* _ABOUT THIS EXERCISE_
What the task needs is the data below, written out verbatim.

Records contained in a dataset:
----------------

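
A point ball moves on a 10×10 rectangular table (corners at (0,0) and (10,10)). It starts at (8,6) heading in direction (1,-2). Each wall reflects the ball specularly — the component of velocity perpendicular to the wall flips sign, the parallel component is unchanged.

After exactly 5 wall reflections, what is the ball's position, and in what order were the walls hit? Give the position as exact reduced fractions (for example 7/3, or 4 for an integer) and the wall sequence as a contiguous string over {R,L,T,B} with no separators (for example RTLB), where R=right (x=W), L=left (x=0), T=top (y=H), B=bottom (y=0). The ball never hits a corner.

1. t=2 → R at (10,2); v=(-1,-2)
2. t=1 → B at (9,0); v=(-1,2)
3. t=5 → T at (4,10); v=(-1,-2)
4. t=4 → L at (0,2); v=(1,-2)
5. t=1 → B at (1,0); v=(1,2)

Final position: (1,0)
Wall sequence: RBTLB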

----------------

* _RESULT_
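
A point ball moves on a 10×10 rectangular table (corners at (0,0) and (10,10)). It starts at (8,6) heading in direction (1,-2). Each wall reflects the ball specularly — the component of velocity perpendicular to the wall flips sign, the parallel component is unchanged.

After exactly 5 wall reflections, what is the ball's position, and in what order were the walls hit? Give the position as exact reduced fractions (for example 7/3, or 4 for an integer) and the wall sequence as a contiguous string over {R,L,T,B} with no separators (for example RTLB), where R=right (x=W), L=left (x=0), T=top (y=H), B=bottom (y=0). The ball never hits a corner.

1. t=2 → R at (10,2); v=(-1,-2)
2. t=1 → B at (9,0); v=(-1,2)
3. t=5 → T at (4,10); v=(-1,-2)
4. t=4 → L at (0,2); v=(1,-2)
5. t=1 → B at (1,0); v=(1,2)

Final position: (1,0)
Wall sequence: RBTLB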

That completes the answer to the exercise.